### WORK REQUEST
Print each line exactly, beginning with the one where "Model the process as Poisson: a fabric" appears and ending at the last line below.

### DATASET

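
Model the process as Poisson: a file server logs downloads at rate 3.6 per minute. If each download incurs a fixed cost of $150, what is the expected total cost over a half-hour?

E[N] = 3.6 × 30 = 108 (a half-hour = 30 minutes); E[cost] = 108 × $150 = $16200.

$16200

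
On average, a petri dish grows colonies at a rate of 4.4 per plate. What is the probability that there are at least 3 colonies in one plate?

With mean μ = 4.4 per plate,
P(N ≥ 3) = 1 − P(N ≤ 2) = 1 − Σ_{j=0}^{2} e^(−μ) μ^j/j! ≈ 0.8149.

0.8149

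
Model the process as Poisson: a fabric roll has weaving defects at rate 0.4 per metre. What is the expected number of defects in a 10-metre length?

E[N] = λt = 0.4 × 10 = 4 (a 10-metre length = 10 metres).

4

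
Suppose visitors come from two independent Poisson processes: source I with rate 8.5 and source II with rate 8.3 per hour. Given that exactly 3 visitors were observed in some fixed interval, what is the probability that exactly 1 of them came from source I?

0.3705

Given the total, each event is independently from source I with probability p = λ_I/(λ_I+λ_II) = 8.5/16.8 ≈ 0.5060.
So K ~ Binomial(3, 8.5/16.8): P(K = 1) = C(3,1) · (8.5/16.8)^1 · (8.3/16.8)^2 ≈ 0.3705.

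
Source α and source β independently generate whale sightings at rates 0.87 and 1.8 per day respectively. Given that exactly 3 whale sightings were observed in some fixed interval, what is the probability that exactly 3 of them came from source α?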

### REPLY
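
Model the process as Poisson: a fabric roll has weaving defects at rate 0.4 per metre. What is the expected number of defects in a 10-metre length?

E[N] = λt = 0.4 × 10 = 4 (a 10-metre length = 10 metres).

4

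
Suppose visitors come from two independent Poisson processes: source I with rate 8.5 and source II with rate 8.3 per hour. Given that exactly 3 visitors were observed in some fixed interval, what is the probability that exactly 1 of them came from source I?

0.3705

Given the total, each event is independently from source I with probability p = λ_I/(λ_I+λ_II) = 8.5/16.8 ≈ 0.5060.
So K ~ Binomial(3, 8.5/16.8): P(K = 1) = C(3,1) · (8.5/16.8)^1 · (8.3/16.8)^2 ≈ 0.3705.

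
Source α and source β independently generate whale sightings at rates 0.87 and 1.8 per day respectively. Given that exactly 3 whale sightings were observed in some fixed interval, what is the probability that exactly 3 of them came from source α?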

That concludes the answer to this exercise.